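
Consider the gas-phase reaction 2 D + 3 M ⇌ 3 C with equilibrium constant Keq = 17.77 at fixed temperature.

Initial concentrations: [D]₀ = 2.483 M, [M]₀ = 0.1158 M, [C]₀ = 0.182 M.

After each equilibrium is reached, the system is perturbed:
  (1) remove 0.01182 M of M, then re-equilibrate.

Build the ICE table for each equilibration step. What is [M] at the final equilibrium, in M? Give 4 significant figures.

Q₀ = 0.6297 vs Keq = 17.77 ⇒ Q<K, forward
Step 1:
                    D           M           C
  init          2.483      0.1158       0.182
  Δ          -0.04255    -0.06383     0.06383
  eq             2.44     0.05197      0.2458
  solve Keq expr → x = 0.02128; check Q = 17.77
Then remove 0.01182 M of M.
Step 2:
                    D           M           C
  init           2.44     0.04015      0.2458
  Δ          0.006456    0.009685   -0.009685
  eq            2.447     0.04984      0.2361
  solve Keq expr → x = -0.003228; check Q = 17.77

[M]_eq = 0.04984 M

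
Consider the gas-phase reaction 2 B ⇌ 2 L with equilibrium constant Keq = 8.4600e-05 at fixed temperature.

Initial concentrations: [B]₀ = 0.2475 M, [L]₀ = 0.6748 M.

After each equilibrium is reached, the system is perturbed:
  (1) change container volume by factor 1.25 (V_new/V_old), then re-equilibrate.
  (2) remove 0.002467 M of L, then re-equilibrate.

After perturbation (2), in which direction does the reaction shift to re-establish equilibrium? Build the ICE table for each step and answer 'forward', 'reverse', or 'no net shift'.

Direction: forward

Q₀ = 7.434 vs Keq = 8.4600e-05 ⇒ Q>K, reverse
Step 1:
                   B          L
  I           0.2475     0.6748
  C           0.6664    -0.6664
  E           0.9139   0.008406
  solve Keq expr → x = -0.3332; check Q = 8.4600e-05
Then change container volume by factor 1.25 (V_new/V_old).
Step 2:
                   B          L
  I           0.7311   0.006725
  C                0          0
  E           0.7311   0.006725
  solve Keq expr → x = 0; check Q = 8.4600e-05
Then remove 0.002467 M of L.
Step 3:
                   B          L
  I           0.7311   0.004258
  C        -0.002445   0.002445
  E           0.7287   0.006702
  solve Keq expr → x = 0.001222; check Q = 8.4600e-05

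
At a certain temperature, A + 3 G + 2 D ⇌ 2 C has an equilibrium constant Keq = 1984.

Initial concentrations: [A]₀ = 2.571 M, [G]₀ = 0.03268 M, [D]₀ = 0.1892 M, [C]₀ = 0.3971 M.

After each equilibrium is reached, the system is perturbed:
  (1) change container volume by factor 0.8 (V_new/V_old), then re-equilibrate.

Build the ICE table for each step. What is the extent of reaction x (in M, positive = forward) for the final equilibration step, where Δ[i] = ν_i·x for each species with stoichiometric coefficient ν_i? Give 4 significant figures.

x = 0.007204 M

Q₀ = 4.9092e+04 vs Keq = 1984 ⇒ Q>K, reverse
Step 1:
                  A         G         D         C
  I           2.571   0.03268    0.1892    0.3971
  C         0.01608   0.04823   0.03215  -0.03215
  E           2.587   0.08091    0.2214    0.3649
  solve Keq expr → x = -0.01608; check Q = 1984
Then change container volume by factor 0.8 (V_new/V_old).
Step 2:
                  A         G         D         C
  I           3.234    0.1011    0.2767    0.4562
  C       -0.007204  -0.02161  -0.01441   0.01441
  E           3.227   0.07952    0.2623    0.4706
  solve Keq expr → x = 0.007204; check Q = 1984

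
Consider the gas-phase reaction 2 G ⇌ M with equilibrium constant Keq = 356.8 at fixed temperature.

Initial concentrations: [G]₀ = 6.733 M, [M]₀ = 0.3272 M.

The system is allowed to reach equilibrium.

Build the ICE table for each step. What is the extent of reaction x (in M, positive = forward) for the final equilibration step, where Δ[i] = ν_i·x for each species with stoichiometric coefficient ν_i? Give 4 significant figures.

x = 3.316 M

Q₀ = 0.007218 vs Keq = 356.8 ⇒ Q<K, forward
Step 1:
                  G         M
  I           6.733    0.3272
  C          -6.632     3.316
  E           0.101     3.643
  solve Keq expr → x = 3.316; check Q = 356.8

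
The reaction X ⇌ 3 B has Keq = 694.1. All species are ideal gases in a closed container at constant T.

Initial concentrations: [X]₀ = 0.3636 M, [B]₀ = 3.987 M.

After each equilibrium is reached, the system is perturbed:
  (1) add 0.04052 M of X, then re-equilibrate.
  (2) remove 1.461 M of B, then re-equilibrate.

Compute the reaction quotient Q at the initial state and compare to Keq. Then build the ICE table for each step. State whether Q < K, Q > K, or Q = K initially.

Q₀ = 174.3 vs Keq = 694.1 ⇒ Q<K, forward
Step 1:
                   X          B
  Initial     0.3636      3.987
  Change     -0.2192     0.6577
  Equil       0.1444      4.645
  solve Keq expr → x = 0.2192; check Q = 694.1
Then add 0.04052 M of X.
Step 2:
                   X          B
  Initial     0.1849      4.645
  Change    -0.03152    0.09457
  Equil       0.1534      4.739
  solve Keq expr → x = 0.03152; check Q = 694.1
Then remove 1.461 M of B.
Step 3:
                   X          B
  Initial     0.1534      3.278
  Change    -0.08914     0.2674
  Equil      0.06422      3.546
  solve Keq expr → x = 0.08914; check Q = 694.1

Q₀ = 174.3; Q < K (proceeds forward)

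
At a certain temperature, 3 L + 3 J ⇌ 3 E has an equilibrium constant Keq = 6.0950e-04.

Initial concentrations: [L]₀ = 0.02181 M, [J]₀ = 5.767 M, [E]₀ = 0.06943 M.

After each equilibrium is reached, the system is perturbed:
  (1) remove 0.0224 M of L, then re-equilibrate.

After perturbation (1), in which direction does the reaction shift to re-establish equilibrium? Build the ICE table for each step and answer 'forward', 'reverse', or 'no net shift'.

Q₀ = 0.1682 vs Keq = 6.0950e-04 ⇒ Q>K, reverse
Step 1:
                   L          J          E
  Initial    0.02181      5.767    0.06943
  Change     0.03933    0.03933   -0.03933
  Equil      0.06114      5.806     0.0301
  solve Keq expr → x = -0.01311; check Q = 6.0950e-04
Then remove 0.0224 M of L.
Step 2:
                   L          J          E
  Initial    0.03874      5.806     0.0301
  Change     0.00737    0.00737   -0.00737
  Equil      0.04611      5.814    0.02273
  solve Keq expr → x = -0.002457; check Q = 6.0950e-04

Direction: reverse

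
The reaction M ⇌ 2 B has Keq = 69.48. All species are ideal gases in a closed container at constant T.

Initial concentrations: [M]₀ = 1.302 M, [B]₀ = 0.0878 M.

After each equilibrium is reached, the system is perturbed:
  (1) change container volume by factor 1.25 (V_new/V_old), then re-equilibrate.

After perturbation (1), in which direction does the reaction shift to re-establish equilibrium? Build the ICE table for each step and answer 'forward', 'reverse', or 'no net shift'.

Q₀ = 0.005921 vs Keq = 69.48 ⇒ Q<K, forward
Step 1:
                    M           B
  init          1.302      0.0878
  Δ            -1.211       2.423
  eq           0.0907        2.51
  solve Keq expr → x = 1.211; check Q = 69.48
Then change container volume by factor 1.25 (V_new/V_old).
Step 2:
                    M           B
  init        0.07256       2.008
  Δ            -0.013       0.026
  eq          0.05956       2.034
  solve Keq expr → x = 0.013; check Q = 69.48

Direction: forward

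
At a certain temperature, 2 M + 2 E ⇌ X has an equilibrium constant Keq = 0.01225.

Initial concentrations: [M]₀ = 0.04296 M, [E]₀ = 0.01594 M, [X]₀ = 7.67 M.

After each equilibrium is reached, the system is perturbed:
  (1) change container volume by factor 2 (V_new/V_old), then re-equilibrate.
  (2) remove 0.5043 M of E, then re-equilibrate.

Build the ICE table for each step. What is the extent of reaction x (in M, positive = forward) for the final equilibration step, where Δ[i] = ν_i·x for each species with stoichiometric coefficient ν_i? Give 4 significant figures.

x = -0.1068 M

Q₀ = 1.6356e+07 vs Keq = 0.01225 ⇒ Q>K, reverse
Step 1:
                   M          E          X
  I          0.04296    0.01594       7.67
  C            4.551      4.551     -2.276
  E            4.594      4.567      5.394
  solve Keq expr → x = -2.276; check Q = 0.01225
Then change container volume by factor 2 (V_new/V_old).
Step 2:
                   M          E          X
  I            2.297      2.284      2.697
  C            1.304      1.304     -0.652
  E            3.601      3.588      2.045
  solve Keq expr → x = -0.652; check Q = 0.01225
Then remove 0.5043 M of E.
Step 3:
                   M          E          X
  I            3.601      3.083      2.045
  C           0.2137     0.2137    -0.1068
  E            3.815      3.297      1.938
  solve Keq expr → x = -0.1068; check Q = 0.01225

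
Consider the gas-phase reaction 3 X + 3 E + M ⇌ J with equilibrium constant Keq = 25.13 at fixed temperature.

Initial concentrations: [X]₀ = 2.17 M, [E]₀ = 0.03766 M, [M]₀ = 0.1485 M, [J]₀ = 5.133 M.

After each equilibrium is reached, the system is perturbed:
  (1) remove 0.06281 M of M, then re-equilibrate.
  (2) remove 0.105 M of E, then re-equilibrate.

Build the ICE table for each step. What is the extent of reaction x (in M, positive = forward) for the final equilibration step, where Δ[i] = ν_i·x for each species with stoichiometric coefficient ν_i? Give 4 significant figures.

Q₀ = 6.3332e+04 vs Keq = 25.13 ⇒ Q>K, reverse
Step 1:
                    X           E           M           J
  Initial        2.17     0.03766      0.1485       5.133
  Change       0.3296      0.3296      0.1099     -0.1099
  Equil           2.5      0.3673      0.2584       5.023
  solve Keq expr → x = -0.1099; check Q = 25.13
Then remove 0.06281 M of M.
Step 2:
                    X           E           M           J
  Initial         2.5      0.3673      0.1956       5.023
  Change      0.02573     0.02573    0.008578   -0.008578
  Equil         2.525       0.393      0.2041       5.015
  solve Keq expr → x = -0.008578; check Q = 25.13
Then remove 0.105 M of E.
Step 3:
                    X           E           M           J
  Initial       2.525       0.288      0.2041       5.015
  Change      0.07774     0.07774     0.02591    -0.02591
  Equil         2.603      0.3657        0.23       4.989
  solve Keq expr → x = -0.02591; check Q = 25.13

x = -0.02591 M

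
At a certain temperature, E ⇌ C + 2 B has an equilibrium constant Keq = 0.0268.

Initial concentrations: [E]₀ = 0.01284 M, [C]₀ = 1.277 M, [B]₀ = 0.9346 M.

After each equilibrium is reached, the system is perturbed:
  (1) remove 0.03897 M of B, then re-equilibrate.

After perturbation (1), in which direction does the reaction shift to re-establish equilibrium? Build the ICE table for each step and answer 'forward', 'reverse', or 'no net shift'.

Q₀ = 86.87 vs Keq = 0.0268 ⇒ Q>K, reverse
Step 1:
                    E           C           B
  Initial     0.01284       1.277      0.9346
  Change       0.4101     -0.4101     -0.8202
  Equil         0.423      0.8669      0.1144
  solve Keq expr → x = -0.4101; check Q = 0.0268
Then remove 0.03897 M of B.
Step 2:
                    E           C           B
  Initial       0.423      0.8669     0.07538
  Change     -0.01771     0.01771     0.03542
  Equil        0.4053      0.8846      0.1108
  solve Keq expr → x = 0.01771; check Q = 0.0268

Direction: forward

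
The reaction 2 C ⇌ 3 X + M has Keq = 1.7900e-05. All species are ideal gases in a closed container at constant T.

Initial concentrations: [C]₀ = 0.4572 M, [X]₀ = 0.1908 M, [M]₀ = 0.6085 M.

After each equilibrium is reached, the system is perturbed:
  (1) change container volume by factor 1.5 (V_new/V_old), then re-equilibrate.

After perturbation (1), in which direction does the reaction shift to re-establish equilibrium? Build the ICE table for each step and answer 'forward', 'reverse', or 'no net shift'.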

──────

### TASK
Go through the data and return each line where the word "Consider" appears.

### ANSWER SPACE
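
Consider the gas-phase reaction 2 D + 3 M ⇌ 3 C with equilibrium constant Keq = 17.77 at fixed temperature.
Consider the gas-phase reaction 2 B ⇌ 2 L with equilibrium constant Keq = 8.4600e-05 at fixed temperature.
Consider the gas-phase reaction 2 G ⇌ M with equilibrium constant Keq = 356.8 at fixed temperature.
Consider the gas-phase reaction 3 X + 3 E + M ⇌ J with equilibrium constant Keq = 25.13 at fixed temperature.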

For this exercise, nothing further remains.